═══ TASK MATERIAL ═══

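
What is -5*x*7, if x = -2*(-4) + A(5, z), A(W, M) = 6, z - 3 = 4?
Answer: -490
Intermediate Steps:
z = 7 (z = 3 + 4 = 7)
x = 14 (x = -2*(-4) + 6 = 8 + 6 = 14)
-5*x*7 = -5*14*7 = -70*7 = -490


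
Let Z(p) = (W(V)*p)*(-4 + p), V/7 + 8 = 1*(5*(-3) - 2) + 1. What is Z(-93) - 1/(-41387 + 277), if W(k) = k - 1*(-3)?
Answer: -61190796149/41110 ≈ -1.4885e+6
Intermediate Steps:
V = -168 (V = -56 + 7*(1*(5*(-3) - 2) + 1) = -56 + 7*(1*(-15 - 2) + 1) = -56 + 7*(1*(-17) + 1) = -56 + 7*(-17 + 1) = -56 + 7*(-16) = -56 - 112 = -168)
W(k) = 3 + k (W(k) = k + 3 = 3 + k)
Z(p) = -165*p*(-4 + p) (Z(p) = ((3 - 168)*p)*(-4 + p) = (-165*p)*(-4 + p) = -165*p*(-4 + p))
Z(-93) - 1/(-41387 + 277) = 165*(-93)*(4 - 1*(-93)) - 1/(-41387 + 277) = 165*(-93)*(4 + 93) - 1/(-41110) = 165*(-93)*97 - 1*(-1/41110) = -1488465 + 1/41110 = -61190796149/41110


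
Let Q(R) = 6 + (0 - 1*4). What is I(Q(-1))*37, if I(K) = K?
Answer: 74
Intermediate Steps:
Q(R) = 2 (Q(R) = 6 + (0 - 4) = 6 - 4 = 2)
I(Q(-1))*37 = 2*37 = 74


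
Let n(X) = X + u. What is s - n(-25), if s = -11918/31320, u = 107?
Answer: -1290079/15660 ≈ -82.380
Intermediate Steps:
n(X) = 107 + X (n(X) = X + 107 = 107 + X)
s = -5959/15660 (s = -11918*1/31320 = -5959/15660 ≈ -0.38052)
s - n(-25) = -5959/15660 - (107 - 25) = -5959/15660 - 1*82 = -5959/15660 - 82 = -1290079/15660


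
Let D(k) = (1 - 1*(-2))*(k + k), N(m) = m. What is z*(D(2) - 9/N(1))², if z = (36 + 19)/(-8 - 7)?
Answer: -33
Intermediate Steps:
D(k) = 6*k (D(k) = (1 + 2)*(2*k) = 3*(2*k) = 6*k)
z = -11/3 (z = 55/(-15) = 55*(-1/15) = -11/3 ≈ -3.6667)
z*(D(2) - 9/N(1))² = -11*(6*2 - 9/1)²/3 = -11*(12 - 9*1)²/3 = -11*(12 - 9)²/3 = -11/3*3² = -11/3*9 = -33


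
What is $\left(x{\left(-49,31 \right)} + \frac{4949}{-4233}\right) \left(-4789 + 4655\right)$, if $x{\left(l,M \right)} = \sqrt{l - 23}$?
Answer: $\frac{663166}{4233} - 804 i \sqrt{2} \approx 156.67 - 1137.0 i$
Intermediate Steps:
$x{\left(l,M \right)} = \sqrt{-23 + l}$
$\left(x{\left(-49,31 \right)} + \frac{4949}{-4233}\right) \left(-4789 + 4655\right) = \left(\sqrt{-23 - 49} + \frac{4949}{-4233}\right) \left(-4789 + 4655\right) = \left(\sqrt{-72} + 4949 \left(- \frac{1}{4233}\right)\right) \left(-134\right) = \left(6 i \sqrt{2} - \frac{4949}{4233}\right) \left(-134\right) = \left(- \frac{4949}{4233} + 6 i \sqrt{2}\right) \left(-134\right) = \frac{663166}{4233} - 804 i \sqrt{2}$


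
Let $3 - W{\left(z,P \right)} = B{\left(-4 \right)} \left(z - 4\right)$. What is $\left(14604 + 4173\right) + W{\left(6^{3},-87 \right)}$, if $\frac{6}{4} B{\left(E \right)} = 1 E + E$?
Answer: $\frac{59732}{3} \approx 19911.0$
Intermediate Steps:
$B{\left(E \right)} = \frac{4 E}{3}$ ($B{\left(E \right)} = \frac{2 \left(1 E + E\right)}{3} = \frac{2 \left(E + E\right)}{3} = \frac{2 \cdot 2 E}{3} = \frac{4 E}{3}$)
$W{\left(z,P \right)} = - \frac{55}{3} + \frac{16 z}{3}$ ($W{\left(z,P \right)} = 3 - \frac{4}{3} \left(-4\right) \left(z - 4\right) = 3 - - \frac{16 \left(-4 + z\right)}{3} = 3 - \left(\frac{64}{3} - \frac{16 z}{3}\right) = 3 + \left(- \frac{64}{3} + \frac{16 z}{3}\right) = - \frac{55}{3} + \frac{16 z}{3}$)
$\left(14604 + 4173\right) + W{\left(6^{3},-87 \right)} = \left(14604 + 4173\right) - \left(\frac{55}{3} - \frac{16 \cdot 6^{3}}{3}\right) = 18777 + \left(- \frac{55}{3} + \frac{16}{3} \cdot 216\right) = 18777 + \left(- \frac{55}{3} + 1152\right) = 18777 + \frac{3401}{3} = \frac{59732}{3}$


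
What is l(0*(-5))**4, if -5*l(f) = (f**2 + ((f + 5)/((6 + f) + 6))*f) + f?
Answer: 0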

═══

**TASK INSTRUCTIONS**
One number should be returned: how many lines in the records contain the word "Answer".

**EXPECTED OUTPUT**
8